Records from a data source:
==*==
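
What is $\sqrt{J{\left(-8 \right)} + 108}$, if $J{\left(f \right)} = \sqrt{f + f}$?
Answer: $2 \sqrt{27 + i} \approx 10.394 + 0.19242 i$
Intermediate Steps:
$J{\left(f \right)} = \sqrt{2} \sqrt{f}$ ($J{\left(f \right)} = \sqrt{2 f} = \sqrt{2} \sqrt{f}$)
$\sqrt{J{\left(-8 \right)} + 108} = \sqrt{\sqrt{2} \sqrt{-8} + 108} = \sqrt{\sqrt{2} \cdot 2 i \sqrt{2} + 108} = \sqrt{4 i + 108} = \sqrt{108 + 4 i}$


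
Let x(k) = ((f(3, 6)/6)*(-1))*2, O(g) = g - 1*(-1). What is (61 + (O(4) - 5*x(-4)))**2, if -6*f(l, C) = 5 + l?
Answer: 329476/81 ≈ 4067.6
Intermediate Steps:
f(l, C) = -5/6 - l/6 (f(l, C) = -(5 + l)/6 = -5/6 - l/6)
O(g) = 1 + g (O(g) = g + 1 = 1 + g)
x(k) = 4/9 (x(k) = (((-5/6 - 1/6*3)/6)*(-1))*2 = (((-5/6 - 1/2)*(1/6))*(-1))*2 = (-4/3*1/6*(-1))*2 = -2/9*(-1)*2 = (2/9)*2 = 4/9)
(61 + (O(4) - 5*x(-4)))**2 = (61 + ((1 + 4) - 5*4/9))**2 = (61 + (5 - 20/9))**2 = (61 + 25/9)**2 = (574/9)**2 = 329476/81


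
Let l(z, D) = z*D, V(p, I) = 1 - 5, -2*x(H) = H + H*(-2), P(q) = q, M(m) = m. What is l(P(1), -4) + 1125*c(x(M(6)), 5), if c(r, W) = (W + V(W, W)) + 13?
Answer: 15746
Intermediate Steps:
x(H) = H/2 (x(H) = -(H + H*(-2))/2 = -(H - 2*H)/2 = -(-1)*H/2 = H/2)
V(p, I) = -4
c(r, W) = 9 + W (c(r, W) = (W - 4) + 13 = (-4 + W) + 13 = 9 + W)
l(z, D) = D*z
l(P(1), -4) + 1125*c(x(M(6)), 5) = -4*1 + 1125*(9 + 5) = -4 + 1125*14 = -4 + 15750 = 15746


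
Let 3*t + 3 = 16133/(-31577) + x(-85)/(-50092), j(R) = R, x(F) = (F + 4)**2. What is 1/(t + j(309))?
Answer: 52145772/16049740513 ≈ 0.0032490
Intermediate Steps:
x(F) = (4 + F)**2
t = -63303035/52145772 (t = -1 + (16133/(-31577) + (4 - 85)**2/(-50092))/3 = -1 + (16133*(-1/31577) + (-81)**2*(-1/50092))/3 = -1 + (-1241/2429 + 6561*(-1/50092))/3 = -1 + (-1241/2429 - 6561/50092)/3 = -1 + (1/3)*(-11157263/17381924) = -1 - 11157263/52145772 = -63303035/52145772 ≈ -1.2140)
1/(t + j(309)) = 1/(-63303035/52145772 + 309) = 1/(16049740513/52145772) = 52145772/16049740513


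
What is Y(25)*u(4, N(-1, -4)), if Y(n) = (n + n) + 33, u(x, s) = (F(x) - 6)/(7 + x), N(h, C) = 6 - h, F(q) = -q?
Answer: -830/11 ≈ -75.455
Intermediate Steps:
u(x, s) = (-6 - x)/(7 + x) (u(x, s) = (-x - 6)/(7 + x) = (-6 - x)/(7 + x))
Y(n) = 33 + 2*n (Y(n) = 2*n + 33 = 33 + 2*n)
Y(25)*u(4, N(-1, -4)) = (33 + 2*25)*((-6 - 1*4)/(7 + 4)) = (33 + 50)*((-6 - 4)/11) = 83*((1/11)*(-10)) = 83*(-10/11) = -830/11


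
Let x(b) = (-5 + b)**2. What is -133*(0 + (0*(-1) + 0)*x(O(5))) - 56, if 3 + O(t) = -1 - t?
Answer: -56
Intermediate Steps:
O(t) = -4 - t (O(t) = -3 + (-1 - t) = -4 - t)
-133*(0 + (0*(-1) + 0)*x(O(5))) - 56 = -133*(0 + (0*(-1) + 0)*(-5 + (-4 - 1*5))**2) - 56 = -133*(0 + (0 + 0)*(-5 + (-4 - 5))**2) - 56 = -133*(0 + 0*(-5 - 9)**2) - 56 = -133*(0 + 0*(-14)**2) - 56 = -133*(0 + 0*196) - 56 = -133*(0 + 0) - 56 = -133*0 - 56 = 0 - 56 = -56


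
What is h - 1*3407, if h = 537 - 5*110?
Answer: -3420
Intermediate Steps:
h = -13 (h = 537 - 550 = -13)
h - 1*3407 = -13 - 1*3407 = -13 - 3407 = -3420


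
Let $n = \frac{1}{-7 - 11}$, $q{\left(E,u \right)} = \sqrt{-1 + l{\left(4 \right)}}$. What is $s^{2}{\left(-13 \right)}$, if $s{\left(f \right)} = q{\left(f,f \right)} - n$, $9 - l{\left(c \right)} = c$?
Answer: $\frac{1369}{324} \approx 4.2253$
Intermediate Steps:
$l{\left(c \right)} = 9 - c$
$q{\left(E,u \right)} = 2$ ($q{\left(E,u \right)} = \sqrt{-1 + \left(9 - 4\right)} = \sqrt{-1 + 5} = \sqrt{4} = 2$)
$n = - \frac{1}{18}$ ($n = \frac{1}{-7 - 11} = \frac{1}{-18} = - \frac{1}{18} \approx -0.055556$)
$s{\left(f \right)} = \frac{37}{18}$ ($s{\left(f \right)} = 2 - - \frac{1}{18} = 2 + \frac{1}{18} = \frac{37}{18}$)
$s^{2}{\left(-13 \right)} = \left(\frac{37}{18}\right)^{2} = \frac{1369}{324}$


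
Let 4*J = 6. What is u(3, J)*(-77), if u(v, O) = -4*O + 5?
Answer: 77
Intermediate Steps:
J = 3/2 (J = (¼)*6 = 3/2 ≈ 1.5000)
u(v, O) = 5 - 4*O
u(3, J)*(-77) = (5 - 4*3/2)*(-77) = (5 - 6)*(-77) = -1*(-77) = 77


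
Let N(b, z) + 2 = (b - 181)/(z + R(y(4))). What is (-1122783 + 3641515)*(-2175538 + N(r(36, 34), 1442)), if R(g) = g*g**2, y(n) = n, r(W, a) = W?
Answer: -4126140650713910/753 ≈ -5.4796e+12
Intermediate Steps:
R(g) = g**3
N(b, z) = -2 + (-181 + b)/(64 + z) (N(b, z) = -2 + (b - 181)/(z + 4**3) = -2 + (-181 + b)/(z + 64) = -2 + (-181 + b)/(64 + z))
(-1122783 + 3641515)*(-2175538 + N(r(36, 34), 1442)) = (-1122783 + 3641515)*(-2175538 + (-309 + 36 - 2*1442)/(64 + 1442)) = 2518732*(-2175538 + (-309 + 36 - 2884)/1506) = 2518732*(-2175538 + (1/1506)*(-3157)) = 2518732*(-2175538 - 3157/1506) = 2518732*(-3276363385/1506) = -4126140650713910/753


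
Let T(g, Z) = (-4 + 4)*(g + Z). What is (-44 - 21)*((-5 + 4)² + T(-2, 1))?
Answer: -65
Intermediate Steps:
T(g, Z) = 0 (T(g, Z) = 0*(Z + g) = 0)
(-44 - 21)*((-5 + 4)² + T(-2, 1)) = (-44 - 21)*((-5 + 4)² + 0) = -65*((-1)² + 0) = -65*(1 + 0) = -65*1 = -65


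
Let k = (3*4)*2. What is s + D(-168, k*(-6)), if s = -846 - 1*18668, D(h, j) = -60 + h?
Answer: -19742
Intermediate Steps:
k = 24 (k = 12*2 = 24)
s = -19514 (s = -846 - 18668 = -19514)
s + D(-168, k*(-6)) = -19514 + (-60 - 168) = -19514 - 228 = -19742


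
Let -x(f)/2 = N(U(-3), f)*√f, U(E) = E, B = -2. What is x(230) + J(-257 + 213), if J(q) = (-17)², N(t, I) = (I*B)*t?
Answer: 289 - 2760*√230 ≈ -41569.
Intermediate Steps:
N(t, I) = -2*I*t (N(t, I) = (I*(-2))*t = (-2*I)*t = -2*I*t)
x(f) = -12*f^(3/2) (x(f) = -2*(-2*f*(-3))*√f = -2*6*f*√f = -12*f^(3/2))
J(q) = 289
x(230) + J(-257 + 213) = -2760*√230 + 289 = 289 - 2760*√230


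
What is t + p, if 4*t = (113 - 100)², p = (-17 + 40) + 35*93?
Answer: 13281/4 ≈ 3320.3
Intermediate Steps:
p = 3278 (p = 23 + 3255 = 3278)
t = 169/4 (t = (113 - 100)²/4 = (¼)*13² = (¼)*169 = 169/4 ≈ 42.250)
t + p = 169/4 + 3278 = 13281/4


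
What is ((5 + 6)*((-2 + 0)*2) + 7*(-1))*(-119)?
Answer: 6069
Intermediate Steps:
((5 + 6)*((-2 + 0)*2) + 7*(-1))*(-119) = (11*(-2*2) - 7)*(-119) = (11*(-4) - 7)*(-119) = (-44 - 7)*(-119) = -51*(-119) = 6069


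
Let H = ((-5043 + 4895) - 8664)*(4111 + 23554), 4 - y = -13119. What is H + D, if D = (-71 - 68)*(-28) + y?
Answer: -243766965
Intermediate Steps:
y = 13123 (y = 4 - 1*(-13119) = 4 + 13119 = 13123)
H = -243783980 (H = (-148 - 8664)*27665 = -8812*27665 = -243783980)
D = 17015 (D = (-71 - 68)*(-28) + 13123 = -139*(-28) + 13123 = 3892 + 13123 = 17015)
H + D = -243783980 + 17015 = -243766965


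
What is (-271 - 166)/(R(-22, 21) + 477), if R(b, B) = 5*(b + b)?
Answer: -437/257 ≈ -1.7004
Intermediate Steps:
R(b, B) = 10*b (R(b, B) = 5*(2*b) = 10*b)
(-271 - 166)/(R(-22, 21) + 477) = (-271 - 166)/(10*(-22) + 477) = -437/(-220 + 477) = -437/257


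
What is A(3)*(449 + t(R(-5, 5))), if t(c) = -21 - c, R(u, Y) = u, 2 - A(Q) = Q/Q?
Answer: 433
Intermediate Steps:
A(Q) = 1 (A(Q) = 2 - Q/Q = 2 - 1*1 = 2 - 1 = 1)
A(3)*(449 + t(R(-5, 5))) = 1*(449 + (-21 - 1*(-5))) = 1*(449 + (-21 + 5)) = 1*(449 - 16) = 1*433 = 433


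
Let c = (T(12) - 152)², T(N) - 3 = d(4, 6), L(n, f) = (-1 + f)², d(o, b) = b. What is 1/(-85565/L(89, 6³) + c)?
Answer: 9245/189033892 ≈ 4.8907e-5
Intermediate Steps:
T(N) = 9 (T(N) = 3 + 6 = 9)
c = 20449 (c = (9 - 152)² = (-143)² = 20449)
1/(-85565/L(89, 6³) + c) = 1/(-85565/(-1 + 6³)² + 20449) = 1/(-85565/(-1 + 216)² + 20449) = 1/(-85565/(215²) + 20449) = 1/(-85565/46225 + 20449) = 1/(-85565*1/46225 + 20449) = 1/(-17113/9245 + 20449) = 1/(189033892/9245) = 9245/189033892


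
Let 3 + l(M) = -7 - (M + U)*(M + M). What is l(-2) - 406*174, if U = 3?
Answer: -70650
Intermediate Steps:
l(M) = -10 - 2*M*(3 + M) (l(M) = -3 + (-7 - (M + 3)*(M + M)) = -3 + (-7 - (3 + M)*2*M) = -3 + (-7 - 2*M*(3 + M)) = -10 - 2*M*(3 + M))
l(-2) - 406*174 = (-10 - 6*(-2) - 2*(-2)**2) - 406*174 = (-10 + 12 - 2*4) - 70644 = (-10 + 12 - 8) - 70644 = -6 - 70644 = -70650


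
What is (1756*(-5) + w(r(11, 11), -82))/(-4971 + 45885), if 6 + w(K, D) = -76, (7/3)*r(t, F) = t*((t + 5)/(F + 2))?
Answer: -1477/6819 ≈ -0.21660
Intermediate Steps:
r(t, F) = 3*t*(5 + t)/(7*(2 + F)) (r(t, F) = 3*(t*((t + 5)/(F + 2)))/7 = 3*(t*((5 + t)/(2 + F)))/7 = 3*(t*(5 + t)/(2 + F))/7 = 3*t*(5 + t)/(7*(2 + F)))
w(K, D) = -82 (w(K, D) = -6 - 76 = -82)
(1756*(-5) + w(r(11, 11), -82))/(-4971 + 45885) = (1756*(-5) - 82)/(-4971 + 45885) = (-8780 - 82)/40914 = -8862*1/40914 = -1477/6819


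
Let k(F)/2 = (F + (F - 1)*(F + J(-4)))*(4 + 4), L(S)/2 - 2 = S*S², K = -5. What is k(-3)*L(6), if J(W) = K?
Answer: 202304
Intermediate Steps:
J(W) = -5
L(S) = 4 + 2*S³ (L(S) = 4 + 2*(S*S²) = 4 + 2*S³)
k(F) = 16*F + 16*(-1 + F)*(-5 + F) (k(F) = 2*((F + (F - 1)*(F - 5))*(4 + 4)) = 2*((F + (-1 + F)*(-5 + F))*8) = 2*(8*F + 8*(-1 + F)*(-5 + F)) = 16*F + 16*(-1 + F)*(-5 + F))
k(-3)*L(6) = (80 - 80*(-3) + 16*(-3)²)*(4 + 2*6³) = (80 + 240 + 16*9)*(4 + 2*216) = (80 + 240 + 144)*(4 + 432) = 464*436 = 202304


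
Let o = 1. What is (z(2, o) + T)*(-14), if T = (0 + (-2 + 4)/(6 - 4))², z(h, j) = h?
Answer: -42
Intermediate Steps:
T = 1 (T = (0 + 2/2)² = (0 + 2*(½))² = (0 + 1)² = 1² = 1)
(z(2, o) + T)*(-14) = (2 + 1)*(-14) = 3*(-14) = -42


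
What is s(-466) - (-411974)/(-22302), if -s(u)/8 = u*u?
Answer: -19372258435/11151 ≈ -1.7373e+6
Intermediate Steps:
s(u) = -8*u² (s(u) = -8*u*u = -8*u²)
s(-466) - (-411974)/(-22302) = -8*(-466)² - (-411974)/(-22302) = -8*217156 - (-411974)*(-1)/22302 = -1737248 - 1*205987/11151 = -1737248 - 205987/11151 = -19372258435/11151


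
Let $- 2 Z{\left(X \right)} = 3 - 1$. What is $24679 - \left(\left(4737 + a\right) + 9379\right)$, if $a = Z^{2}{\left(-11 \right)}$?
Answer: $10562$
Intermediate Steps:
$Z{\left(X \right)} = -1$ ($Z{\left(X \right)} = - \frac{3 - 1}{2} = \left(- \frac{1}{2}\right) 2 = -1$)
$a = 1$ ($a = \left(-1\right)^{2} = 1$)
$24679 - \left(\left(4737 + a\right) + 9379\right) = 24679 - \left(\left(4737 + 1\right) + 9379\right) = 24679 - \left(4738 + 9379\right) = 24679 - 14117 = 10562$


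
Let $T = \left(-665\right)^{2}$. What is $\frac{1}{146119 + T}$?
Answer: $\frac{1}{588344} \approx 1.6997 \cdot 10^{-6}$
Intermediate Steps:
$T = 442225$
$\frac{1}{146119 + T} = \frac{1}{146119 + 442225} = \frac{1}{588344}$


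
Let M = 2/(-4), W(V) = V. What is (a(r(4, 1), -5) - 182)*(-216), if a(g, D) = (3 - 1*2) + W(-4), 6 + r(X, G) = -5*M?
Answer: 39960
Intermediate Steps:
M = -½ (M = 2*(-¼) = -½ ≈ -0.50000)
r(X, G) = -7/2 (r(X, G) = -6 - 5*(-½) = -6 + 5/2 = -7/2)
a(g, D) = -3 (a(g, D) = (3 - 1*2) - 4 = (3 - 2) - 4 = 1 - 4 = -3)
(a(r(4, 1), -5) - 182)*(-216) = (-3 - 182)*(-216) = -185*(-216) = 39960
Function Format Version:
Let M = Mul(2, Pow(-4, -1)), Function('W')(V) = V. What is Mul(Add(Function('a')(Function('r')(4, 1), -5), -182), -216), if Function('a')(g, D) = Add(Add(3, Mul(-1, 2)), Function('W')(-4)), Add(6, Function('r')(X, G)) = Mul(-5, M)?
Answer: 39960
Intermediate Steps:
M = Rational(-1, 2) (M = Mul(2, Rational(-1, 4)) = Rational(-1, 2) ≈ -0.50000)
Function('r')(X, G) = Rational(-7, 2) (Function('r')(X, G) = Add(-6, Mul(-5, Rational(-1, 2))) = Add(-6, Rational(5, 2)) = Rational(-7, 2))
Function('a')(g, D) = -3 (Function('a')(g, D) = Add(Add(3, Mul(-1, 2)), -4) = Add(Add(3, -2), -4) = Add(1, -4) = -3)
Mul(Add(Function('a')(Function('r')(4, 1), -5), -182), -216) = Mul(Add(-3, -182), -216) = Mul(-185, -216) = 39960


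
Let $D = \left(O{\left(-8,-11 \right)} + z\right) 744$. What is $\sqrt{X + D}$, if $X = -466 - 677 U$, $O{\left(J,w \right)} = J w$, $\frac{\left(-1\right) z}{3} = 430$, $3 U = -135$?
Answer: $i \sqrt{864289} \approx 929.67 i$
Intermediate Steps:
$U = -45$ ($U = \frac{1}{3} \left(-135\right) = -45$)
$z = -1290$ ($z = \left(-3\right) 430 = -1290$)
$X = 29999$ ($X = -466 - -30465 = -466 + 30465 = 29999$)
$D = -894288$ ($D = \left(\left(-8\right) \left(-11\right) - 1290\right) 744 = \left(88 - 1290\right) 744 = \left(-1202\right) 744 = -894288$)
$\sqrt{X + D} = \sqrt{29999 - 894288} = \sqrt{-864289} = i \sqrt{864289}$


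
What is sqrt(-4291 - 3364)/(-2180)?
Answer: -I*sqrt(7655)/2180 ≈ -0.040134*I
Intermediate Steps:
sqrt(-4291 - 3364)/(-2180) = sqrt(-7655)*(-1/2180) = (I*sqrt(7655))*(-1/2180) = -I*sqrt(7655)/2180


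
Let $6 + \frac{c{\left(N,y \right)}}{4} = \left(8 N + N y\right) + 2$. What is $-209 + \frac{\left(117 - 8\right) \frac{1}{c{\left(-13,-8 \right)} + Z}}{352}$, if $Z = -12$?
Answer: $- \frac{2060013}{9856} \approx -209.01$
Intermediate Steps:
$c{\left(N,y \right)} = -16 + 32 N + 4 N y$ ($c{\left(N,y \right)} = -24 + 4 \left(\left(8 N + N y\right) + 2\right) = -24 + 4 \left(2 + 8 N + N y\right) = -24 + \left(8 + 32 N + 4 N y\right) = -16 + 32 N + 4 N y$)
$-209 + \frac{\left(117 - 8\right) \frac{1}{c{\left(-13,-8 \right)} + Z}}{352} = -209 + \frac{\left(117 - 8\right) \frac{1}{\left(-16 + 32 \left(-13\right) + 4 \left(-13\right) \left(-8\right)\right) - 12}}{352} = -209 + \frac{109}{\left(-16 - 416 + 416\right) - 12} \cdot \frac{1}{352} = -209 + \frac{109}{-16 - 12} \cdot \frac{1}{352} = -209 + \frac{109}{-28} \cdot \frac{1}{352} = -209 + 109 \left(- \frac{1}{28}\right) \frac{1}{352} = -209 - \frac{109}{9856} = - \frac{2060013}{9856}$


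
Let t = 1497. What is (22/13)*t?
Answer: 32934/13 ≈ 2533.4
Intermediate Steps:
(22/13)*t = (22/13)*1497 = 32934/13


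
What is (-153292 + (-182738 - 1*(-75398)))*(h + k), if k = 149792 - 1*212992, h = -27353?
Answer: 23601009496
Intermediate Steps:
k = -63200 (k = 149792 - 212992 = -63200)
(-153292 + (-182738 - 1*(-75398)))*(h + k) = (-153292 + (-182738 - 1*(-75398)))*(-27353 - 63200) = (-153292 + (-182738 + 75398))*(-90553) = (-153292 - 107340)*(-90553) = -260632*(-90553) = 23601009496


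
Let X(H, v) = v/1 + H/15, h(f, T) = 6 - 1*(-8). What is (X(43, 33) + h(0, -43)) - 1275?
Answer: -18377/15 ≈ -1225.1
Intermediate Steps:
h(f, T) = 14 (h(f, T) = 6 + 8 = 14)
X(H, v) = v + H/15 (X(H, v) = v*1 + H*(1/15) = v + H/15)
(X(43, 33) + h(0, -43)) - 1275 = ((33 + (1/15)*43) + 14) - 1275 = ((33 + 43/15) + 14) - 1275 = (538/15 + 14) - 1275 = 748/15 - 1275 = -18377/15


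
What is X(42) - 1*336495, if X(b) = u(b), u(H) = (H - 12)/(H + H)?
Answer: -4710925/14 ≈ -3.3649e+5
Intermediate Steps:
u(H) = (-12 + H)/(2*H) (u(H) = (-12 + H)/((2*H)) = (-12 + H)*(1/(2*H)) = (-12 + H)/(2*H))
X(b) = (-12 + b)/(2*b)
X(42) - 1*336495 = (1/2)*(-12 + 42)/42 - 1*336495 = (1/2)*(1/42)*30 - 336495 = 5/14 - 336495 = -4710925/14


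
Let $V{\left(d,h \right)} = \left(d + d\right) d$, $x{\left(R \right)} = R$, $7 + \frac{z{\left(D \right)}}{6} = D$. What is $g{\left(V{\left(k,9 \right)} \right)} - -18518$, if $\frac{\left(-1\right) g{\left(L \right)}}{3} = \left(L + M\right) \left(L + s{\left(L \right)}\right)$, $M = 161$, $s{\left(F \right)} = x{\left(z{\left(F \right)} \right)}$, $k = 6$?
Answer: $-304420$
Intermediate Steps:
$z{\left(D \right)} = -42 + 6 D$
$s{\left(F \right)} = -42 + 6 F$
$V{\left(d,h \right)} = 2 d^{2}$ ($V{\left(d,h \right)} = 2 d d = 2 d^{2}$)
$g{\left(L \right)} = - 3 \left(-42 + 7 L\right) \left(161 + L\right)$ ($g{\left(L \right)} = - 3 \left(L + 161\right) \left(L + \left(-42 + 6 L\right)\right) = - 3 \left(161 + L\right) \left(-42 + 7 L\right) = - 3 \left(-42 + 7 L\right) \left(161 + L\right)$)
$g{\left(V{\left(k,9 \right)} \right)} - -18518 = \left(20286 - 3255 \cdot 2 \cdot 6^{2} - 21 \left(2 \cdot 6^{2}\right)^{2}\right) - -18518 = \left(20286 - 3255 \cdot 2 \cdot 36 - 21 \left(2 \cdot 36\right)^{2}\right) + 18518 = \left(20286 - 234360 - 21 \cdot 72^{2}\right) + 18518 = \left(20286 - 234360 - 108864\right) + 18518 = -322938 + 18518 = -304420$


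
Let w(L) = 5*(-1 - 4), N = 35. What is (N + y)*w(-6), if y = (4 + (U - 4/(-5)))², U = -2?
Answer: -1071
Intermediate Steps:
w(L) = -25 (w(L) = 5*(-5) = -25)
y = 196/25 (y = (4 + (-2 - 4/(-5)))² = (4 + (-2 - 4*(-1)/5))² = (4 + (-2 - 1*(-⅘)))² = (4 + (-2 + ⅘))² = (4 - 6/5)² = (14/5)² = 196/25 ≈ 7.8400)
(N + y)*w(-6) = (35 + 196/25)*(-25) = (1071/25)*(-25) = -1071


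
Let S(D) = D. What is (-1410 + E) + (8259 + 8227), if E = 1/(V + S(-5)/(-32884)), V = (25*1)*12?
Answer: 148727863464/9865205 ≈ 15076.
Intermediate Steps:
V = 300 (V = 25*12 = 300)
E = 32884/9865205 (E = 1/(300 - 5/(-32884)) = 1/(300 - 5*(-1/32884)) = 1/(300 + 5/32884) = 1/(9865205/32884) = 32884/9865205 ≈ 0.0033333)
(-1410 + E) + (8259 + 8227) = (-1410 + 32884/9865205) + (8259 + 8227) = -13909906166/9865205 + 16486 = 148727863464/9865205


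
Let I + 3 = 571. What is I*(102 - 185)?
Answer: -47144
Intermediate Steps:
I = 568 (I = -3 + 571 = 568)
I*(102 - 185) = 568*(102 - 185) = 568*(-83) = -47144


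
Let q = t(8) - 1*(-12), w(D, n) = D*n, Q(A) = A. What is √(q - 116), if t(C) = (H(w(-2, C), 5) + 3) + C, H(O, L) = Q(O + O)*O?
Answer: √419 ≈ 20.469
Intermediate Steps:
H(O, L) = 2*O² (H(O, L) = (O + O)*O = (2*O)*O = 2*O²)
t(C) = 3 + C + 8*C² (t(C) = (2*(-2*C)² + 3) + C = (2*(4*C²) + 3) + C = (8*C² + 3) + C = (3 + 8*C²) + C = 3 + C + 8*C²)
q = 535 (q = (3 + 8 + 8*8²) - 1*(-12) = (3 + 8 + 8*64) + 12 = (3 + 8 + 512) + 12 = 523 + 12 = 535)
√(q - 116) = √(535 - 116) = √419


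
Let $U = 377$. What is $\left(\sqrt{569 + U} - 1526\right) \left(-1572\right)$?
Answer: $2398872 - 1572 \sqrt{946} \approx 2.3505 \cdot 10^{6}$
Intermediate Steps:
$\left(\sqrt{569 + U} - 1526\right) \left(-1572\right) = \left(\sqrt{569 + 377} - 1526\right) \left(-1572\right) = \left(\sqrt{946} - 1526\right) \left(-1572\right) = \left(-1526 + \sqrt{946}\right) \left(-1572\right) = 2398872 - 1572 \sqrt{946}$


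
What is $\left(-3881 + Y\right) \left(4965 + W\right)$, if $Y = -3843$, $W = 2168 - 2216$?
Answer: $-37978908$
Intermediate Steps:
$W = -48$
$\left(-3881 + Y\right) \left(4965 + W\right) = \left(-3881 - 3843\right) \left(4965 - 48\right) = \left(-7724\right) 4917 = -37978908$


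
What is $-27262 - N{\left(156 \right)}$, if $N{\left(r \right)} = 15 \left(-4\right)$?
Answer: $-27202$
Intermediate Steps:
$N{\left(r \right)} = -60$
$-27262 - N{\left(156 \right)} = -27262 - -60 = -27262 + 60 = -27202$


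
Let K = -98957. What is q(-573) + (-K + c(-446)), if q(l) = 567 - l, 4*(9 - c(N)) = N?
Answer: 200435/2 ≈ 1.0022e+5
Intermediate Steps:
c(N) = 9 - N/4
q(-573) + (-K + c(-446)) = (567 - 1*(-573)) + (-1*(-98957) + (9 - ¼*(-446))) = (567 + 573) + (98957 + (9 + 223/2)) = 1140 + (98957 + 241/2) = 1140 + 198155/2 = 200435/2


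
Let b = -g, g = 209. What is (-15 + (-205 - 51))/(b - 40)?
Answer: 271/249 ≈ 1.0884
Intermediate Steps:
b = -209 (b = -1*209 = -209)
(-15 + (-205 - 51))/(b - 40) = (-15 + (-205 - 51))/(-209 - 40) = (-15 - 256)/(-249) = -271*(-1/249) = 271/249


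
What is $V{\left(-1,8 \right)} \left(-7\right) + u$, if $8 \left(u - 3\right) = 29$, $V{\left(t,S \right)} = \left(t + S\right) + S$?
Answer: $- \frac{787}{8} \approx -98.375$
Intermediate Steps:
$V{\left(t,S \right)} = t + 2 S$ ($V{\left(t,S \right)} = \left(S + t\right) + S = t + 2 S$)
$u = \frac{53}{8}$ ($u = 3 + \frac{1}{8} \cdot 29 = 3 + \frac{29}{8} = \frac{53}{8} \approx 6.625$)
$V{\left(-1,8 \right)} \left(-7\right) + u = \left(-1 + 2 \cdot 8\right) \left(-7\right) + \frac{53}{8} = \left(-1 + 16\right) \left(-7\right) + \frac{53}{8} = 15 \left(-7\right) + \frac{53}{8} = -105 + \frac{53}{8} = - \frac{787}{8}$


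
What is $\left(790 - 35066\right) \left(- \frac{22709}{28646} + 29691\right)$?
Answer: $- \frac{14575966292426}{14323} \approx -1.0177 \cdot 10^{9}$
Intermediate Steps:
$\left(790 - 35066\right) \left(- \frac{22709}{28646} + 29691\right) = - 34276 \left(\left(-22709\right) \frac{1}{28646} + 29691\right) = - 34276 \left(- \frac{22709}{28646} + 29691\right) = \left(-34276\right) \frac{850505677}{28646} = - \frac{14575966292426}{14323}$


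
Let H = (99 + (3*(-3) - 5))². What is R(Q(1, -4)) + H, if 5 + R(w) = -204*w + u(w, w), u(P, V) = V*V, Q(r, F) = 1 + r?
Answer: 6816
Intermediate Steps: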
==*==
▸ **Required work**
Reprint exactly the lines above that start at the one with "Let $U = 377$." and end at the one with "Answer: $2398872 - 1572", keeping both and adding none.

▸ **Solution for this problem**
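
Let $U = 377$. What is $\left(\sqrt{569 + U} - 1526\right) \left(-1572\right)$?
Answer: $2398872 - 1572 \sqrt{946} \approx 2.3505 \cdot 10^{6}$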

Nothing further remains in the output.